Stored data entries:

########################################

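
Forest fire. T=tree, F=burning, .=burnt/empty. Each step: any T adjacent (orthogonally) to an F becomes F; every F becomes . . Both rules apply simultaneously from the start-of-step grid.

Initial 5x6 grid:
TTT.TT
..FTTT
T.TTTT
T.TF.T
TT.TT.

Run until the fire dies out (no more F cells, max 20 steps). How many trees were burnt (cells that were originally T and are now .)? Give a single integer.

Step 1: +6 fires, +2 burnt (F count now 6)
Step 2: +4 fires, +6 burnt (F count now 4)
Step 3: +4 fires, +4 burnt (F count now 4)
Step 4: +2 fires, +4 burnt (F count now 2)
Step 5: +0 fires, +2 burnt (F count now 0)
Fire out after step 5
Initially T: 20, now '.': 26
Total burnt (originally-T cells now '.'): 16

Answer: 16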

########################################

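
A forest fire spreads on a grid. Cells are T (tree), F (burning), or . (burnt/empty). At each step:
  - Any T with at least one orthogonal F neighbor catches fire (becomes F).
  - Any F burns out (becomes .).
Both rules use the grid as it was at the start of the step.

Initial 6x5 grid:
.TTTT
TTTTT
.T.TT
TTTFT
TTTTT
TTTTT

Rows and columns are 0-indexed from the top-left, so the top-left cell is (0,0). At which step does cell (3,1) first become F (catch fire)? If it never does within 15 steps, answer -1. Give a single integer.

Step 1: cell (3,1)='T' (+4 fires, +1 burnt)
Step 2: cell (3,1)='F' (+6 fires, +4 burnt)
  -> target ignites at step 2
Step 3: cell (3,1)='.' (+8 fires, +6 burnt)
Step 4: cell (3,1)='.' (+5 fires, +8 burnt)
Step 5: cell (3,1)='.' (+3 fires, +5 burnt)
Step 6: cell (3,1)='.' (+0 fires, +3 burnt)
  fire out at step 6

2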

########################################

§ Task description: Only the number is wanted: how many lines in the entries above contain the string "Both"?

§ Output of the task: 2